Your answer should be every line from the records that contains "Each".

---------------

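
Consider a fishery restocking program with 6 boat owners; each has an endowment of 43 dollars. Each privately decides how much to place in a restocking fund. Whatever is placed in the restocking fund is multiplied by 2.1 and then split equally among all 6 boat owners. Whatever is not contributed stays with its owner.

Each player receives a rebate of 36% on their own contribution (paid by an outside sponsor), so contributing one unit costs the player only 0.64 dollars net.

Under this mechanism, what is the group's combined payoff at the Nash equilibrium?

With the mechanism, a contributed unit returns (2.1/6) / 0.64 = 0.5469 per unit of net cost — still below 1 — so contributing 0 remains dominant for every player.
At the Nash equilibrium no one contributes; group total payoff = 6 × 43 = 258.

258.00 dollars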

---------------

Reply to the exercise ::
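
Consider a fishery restocking program with 6 boat owners; each has an endowment of 43 dollars. Each privately decides how much to place in a restocking fund. Whatever is placed in the restocking fund is multiplied by 2.1 and then split equally among all 6 boat owners. Whatever is not contributed stays with its owner.
Each player receives a rebate of 36% on their own contribution (paid by an outside sponsor), so contributing one unit costs the player only 0.64 dollars net.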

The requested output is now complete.